-------- Records for this exercise

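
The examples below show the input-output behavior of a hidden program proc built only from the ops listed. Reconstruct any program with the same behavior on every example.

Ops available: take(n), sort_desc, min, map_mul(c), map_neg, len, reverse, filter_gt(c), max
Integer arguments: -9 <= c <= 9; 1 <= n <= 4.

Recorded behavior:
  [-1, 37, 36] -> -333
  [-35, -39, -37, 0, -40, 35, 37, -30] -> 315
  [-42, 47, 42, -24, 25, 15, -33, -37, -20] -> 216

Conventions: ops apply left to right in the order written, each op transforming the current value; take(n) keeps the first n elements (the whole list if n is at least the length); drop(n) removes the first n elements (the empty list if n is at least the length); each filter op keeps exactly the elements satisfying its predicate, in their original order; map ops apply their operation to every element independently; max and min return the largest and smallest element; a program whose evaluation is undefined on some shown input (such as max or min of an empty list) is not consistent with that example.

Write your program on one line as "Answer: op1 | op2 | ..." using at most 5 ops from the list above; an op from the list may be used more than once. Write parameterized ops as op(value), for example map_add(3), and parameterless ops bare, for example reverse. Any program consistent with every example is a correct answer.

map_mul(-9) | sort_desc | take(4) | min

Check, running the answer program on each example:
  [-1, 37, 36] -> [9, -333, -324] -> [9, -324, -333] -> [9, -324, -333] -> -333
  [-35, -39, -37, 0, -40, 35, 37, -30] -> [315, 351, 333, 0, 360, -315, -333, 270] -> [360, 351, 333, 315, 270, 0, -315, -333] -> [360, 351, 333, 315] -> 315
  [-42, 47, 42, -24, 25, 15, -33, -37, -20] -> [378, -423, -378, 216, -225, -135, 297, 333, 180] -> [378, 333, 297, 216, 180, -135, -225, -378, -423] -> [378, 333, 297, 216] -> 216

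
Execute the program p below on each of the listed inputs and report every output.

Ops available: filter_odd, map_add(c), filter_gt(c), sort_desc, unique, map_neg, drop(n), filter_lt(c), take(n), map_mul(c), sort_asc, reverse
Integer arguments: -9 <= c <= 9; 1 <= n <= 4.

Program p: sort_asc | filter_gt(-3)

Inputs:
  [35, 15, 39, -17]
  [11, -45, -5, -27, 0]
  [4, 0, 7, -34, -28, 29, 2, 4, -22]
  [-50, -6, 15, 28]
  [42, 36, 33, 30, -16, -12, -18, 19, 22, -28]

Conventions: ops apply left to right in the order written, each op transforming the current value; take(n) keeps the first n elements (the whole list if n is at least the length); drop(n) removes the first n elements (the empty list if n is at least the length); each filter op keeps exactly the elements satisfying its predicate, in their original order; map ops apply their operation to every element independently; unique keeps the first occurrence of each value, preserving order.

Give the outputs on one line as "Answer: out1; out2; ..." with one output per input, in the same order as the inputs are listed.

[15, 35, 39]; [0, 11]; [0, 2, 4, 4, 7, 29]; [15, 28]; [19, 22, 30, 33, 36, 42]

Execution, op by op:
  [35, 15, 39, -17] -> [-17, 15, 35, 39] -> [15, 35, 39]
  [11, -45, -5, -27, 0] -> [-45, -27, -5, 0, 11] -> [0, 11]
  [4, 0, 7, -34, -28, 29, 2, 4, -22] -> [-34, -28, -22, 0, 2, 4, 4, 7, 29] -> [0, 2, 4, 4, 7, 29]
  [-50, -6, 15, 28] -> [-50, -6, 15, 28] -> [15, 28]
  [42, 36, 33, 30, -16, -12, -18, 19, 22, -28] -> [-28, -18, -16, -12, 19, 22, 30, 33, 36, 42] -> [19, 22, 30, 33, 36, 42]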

----------------
-------- Records for this exercise

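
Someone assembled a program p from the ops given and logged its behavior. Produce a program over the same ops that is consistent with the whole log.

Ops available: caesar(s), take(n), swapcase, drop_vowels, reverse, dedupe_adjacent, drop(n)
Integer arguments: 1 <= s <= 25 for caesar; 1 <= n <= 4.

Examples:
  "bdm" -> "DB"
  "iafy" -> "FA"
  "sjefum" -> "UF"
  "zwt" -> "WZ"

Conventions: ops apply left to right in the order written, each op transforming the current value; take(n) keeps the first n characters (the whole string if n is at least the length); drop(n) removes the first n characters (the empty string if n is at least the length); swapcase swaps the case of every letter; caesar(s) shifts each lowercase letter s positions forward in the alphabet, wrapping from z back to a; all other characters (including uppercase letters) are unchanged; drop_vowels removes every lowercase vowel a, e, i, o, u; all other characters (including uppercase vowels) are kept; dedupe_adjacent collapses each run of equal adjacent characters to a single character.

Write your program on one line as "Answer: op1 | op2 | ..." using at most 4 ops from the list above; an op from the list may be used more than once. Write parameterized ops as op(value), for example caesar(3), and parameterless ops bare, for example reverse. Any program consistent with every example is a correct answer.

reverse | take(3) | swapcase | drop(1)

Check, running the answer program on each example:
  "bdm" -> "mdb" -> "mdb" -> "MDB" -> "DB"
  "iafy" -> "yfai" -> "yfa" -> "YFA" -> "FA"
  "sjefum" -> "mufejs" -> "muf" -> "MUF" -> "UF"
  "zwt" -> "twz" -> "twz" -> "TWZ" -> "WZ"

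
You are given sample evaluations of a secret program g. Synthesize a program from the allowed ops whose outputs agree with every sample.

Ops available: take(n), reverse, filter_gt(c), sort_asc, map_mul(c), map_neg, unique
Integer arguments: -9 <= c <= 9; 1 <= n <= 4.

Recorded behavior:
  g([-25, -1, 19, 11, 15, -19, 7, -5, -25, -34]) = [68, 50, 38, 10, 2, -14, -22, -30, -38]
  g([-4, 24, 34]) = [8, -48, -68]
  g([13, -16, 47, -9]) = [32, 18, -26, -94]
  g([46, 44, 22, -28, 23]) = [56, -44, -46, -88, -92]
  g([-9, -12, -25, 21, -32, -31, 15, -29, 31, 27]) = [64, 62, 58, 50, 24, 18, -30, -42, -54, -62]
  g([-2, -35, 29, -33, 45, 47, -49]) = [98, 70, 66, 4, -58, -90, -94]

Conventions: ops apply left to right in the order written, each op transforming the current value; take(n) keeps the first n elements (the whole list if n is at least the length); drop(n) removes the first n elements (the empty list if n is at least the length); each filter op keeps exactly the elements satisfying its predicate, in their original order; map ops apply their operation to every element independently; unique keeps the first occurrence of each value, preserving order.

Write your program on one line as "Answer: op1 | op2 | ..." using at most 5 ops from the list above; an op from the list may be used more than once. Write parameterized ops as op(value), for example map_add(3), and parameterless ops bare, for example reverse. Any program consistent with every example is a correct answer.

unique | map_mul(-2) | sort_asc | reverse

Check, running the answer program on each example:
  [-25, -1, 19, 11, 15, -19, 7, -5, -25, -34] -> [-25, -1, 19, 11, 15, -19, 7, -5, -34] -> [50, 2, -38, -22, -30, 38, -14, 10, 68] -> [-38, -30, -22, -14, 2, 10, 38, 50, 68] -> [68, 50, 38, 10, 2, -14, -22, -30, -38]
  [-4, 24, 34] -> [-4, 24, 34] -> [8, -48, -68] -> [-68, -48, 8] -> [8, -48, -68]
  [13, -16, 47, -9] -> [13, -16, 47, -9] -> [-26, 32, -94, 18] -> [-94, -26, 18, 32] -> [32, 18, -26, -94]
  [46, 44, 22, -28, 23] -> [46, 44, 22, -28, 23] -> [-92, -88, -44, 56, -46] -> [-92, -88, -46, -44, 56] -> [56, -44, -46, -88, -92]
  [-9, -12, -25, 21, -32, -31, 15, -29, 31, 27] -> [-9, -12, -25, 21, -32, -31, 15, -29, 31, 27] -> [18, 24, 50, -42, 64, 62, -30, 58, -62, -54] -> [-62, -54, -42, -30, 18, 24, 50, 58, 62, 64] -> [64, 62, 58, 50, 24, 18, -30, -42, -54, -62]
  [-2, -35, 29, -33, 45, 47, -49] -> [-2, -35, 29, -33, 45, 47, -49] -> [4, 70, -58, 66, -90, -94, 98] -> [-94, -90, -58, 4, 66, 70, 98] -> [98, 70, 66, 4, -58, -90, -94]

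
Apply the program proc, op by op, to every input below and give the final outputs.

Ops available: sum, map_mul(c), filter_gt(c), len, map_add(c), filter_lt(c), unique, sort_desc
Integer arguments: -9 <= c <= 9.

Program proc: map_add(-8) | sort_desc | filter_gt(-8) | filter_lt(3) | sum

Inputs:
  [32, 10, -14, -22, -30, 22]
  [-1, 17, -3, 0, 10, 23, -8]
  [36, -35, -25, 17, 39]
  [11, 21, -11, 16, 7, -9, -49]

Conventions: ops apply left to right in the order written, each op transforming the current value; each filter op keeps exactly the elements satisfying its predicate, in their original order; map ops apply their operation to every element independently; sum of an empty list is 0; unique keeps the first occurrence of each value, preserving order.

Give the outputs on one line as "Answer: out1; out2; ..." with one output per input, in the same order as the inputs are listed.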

----------------
-------- Records for this exercise

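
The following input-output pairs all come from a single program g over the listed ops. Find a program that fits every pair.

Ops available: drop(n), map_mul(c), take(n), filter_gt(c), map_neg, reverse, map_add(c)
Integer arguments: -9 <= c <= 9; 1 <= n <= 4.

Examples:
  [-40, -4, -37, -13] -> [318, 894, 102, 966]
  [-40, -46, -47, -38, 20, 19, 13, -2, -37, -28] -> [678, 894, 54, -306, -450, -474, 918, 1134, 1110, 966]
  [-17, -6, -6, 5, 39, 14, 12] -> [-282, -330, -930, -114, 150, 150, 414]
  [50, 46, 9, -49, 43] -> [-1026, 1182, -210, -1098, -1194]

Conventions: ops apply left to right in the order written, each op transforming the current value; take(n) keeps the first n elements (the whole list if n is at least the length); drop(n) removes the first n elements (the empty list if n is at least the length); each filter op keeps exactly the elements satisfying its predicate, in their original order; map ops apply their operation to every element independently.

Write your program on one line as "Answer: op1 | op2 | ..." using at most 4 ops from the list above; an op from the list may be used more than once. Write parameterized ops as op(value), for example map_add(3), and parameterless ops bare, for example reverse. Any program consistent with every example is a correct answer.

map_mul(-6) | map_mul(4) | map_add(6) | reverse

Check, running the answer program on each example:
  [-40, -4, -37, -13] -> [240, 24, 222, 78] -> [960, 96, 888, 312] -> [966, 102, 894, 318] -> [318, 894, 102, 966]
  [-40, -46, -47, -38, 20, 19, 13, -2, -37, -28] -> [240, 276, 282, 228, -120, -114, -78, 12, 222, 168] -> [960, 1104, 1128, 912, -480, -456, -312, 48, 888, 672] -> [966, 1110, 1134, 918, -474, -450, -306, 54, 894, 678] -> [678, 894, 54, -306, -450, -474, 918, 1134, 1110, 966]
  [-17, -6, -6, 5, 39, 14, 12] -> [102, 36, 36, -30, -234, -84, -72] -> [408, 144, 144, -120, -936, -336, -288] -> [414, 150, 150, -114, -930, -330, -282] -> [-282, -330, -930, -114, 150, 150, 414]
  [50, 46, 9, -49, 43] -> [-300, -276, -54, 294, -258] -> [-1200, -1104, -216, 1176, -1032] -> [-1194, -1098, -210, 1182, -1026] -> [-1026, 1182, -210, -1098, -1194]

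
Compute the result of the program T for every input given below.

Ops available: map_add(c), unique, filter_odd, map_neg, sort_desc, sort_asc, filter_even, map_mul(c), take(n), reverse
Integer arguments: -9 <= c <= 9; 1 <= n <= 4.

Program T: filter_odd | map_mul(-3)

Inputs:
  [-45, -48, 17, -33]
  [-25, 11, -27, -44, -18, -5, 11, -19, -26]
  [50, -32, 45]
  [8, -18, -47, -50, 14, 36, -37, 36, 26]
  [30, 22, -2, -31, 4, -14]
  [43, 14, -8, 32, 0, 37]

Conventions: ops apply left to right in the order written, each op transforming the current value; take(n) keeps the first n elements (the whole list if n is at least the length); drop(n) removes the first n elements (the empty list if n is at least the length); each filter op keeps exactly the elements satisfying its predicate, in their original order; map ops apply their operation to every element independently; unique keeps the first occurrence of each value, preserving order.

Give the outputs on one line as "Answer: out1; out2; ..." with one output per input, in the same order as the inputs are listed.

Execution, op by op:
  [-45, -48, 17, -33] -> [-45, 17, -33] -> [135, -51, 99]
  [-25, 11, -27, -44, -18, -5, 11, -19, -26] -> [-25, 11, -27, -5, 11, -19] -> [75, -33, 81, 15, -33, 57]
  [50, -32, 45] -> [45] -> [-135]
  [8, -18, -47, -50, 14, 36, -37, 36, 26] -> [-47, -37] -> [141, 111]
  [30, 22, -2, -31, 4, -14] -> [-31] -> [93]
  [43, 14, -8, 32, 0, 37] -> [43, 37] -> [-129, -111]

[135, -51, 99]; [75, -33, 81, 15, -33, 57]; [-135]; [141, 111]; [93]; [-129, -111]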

----------------

● Problem details
Each line above with the word "that" needs to be copied.

● Exercise solution
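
Conventions: ops apply left to right in the order written, each op transforming the current value; take(n) keeps the first n elements (the whole list if n is at least the length); drop(n) removes the first n elements (the empty list if n is at least the length); each filter op keeps exactly the elements satisfying its predicate, in their original order; map ops apply their operation to every element independently; max and min return the largest and smallest element; a program whose evaluation is undefined on some shown input (such as max or min of an empty list) is not consistent with that example.
Someone assembled a program p from the ops given and logged its behavior. Produce a program over the same ops that is consistent with the whole log.
The following input-output pairs all come from a single program g over the listed ops. Find a program that fits every pair.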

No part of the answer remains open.